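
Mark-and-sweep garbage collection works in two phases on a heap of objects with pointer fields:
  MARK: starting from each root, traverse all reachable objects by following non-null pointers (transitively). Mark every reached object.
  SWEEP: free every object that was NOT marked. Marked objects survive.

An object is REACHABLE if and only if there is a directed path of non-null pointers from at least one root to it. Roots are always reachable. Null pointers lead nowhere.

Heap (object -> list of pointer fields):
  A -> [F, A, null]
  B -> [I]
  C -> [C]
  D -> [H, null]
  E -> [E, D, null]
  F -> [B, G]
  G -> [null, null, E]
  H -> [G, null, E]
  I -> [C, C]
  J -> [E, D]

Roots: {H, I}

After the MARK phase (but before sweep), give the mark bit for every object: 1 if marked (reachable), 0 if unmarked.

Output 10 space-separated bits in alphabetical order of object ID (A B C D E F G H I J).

Answer: 0 0 1 1 1 0 1 1 1 0

Derivation:
Roots: H I
Mark H: refs=G null E, marked=H
Mark I: refs=C C, marked=H I
Mark G: refs=null null E, marked=G H I
Mark E: refs=E D null, marked=E G H I
Mark C: refs=C, marked=C E G H I
Mark D: refs=H null, marked=C D E G H I
Unmarked (collected): A B F J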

Exercise details
Restate the listing exactly, starting at its first line and ending at the line where "After the MARK" occurs; include both and no other lines.

Answer for this exercise
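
Mark-and-sweep garbage collection works in two phases on a heap of objects with pointer fields:
  MARK: starting from each root, traverse all reachable objects by following non-null pointers (transitively). Mark every reached object.
  SWEEP: free every object that was NOT marked. Marked objects survive.

An object is REACHABLE if and only if there is a directed path of non-null pointers from at least one root to it. Roots are always reachable. Null pointers lead nowhere.

Heap (object -> list of pointer fields):
  A -> [F, A, null]
  B -> [I]
  C -> [C]
  D -> [H, null]
  E -> [E, D, null]
  F -> [B, G]
  G -> [null, null, E]
  H -> [G, null, E]
  I -> [C, C]
  J -> [E, D]

Roots: {H, I}

After the MARK phase (but before sweep), give the mark bit for every object: 1 if marked (reachable), 0 if unmarked.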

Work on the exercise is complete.